## PROBLEM TO SOLVE
All of the records must be given again exactly.

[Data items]
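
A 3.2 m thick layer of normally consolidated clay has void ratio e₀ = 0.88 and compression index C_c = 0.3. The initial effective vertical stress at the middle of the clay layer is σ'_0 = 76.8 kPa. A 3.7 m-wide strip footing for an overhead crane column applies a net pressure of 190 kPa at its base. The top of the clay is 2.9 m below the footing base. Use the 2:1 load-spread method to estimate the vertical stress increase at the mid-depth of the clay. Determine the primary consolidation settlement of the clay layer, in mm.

S_c ≈ 166 mm

Mid-depth of clay below the footing base: z = 2.9 + 3.2/2 = 4.5 m.
Stress increase at mid-clay by the 2:1 spreading method:
Δσ = qB/(B+z) = 190×3.7/(3.7+4.5) = 85.732 kPa
Final effective stress: σ'_f = σ'_0 + Δσ = 76.8 + 85.732 = 162.53 kPa.
Normally consolidated clay, so the full stress increment lies on the virgin compression line:
S_c = C_c·H/(1+e₀)·log₁₀(σ'_f/σ'_0) = 0.3×3.2/(1+0.88)×log₁₀(162.53/76.8)
    = 0.51064 × 0.32557 = 0.1662 m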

## OUTPUT OF THE EXERCISE
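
A 3.2 m thick layer of normally consolidated clay has void ratio e₀ = 0.88 and compression index C_c = 0.3. The initial effective vertical stress at the middle of the clay layer is σ'_0 = 76.8 kPa. A 3.7 m-wide strip footing for an overhead crane column applies a net pressure of 190 kPa at its base. The top of the clay is 2.9 m below the footing base. Use the 2:1 load-spread method to estimate the vertical stress increase at the mid-depth of the clay. Determine the primary consolidation settlement of the clay layer, in mm.

S_c ≈ 166 mm

Mid-depth of clay below the footing base: z = 2.9 + 3.2/2 = 4.5 m.
Stress increase at mid-clay by the 2:1 spreading method:
Δσ = qB/(B+z) = 190×3.7/(3.7+4.5) = 85.732 kPa
Final effective stress: σ'_f = σ'_0 + Δσ = 76.8 + 85.732 = 162.53 kPa.
Normally consolidated clay, so the full stress increment lies on the virgin compression line:
S_c = C_c·H/(1+e₀)·log₁₀(σ'_f/σ'_0) = 0.3×3.2/(1+0.88)×log₁₀(162.53/76.8)
    = 0.51064 × 0.32557 = 0.1662 m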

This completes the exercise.